Work request: Reproduce exactly the lines beginning with the line that contains "Vera has a greater salary than Nora" and ending at the final line of the material below.

Supplied material:
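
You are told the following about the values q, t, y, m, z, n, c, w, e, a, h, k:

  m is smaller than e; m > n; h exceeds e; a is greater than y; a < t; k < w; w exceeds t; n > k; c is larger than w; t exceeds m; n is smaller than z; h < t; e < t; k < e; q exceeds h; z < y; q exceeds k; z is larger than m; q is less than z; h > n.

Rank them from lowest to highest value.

The consecutive links are each given: k < n; n < m; m < e; e < h; h < q; q < z; z < y; y < a; a < t; t < w; w < c.

k < n < m < e < h < q < z < y < a < t < w < c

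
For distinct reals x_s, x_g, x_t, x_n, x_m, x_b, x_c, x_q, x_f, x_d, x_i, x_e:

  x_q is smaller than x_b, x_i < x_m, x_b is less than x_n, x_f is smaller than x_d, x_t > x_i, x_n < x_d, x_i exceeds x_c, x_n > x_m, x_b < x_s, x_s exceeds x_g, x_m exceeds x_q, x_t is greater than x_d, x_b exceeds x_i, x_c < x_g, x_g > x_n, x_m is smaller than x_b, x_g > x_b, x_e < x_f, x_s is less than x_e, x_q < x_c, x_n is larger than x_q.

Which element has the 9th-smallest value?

Chaining the given pairs: x_q < x_c < x_i < x_m < x_b < x_n < x_g < x_s < x_e < x_f < x_d < x_t.
The 9th smallest is x_e.

x_e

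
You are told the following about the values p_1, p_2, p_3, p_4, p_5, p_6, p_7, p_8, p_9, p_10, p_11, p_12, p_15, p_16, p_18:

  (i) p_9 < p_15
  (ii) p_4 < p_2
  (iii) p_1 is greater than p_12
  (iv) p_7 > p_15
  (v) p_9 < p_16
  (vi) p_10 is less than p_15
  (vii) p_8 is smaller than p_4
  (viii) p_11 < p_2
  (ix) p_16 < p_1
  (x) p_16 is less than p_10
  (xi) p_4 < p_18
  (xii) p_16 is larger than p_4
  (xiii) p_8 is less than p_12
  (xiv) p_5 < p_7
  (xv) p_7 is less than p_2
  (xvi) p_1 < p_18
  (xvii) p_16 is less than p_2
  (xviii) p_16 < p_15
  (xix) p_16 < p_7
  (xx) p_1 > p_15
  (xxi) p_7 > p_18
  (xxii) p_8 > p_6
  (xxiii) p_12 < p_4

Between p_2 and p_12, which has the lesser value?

p_12

p_12 < p_4 and p_4 < p_16 give p_12 < p_16.
With p_16 < p_10: p_12 < p_4 < p_16 < p_10.
With p_10 < p_15: p_12 < p_4 < p_16 < p_10 < p_15.
Then p_15 < p_1 extends the chain to p_1.
With p_1 < p_18: p_12 < p_4 < p_16 < p_10 < p_15 < p_1 < p_18.
With p_18 < p_7: p_12 < p_4 < p_16 < p_10 < p_15 < p_1 < p_18 < p_7.
With p_7 < p_2: p_12 < p_4 < p_16 < p_10 < p_15 < p_1 < p_18 < p_7 < p_2.
So p_12 < p_2; p_12 is the smaller of the two.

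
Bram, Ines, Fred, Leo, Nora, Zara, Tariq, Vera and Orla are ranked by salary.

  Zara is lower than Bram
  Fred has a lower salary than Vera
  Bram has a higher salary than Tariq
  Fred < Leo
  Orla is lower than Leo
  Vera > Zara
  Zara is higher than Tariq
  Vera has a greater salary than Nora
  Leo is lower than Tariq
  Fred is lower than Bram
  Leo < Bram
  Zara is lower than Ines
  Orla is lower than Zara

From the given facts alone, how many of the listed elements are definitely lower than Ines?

Directly below Ines: Zara.
One step further: Orla, Tariq (3 so far).
One step further: Leo (4 so far).
One step further: Fred (5 so far).
No other element is forced below Ines by the given relations, so the count is 5.

5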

Task answer:
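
  Vera has a greater salary than Nora
  Leo is lower than Tariq
  Fred is lower than Bram
  Leo < Bram
  Zara is lower than Ines
  Orla is lower than Zara

From the given facts alone, how many of the listed elements are definitely lower than Ines?

Directly below Ines: Zara.
One step further: Orla, Tariq (3 so far).
One step further: Leo (4 so far).
One step further: Fred (5 so far).
No other element is forced below Ines by the given relations, so the count is 5.

5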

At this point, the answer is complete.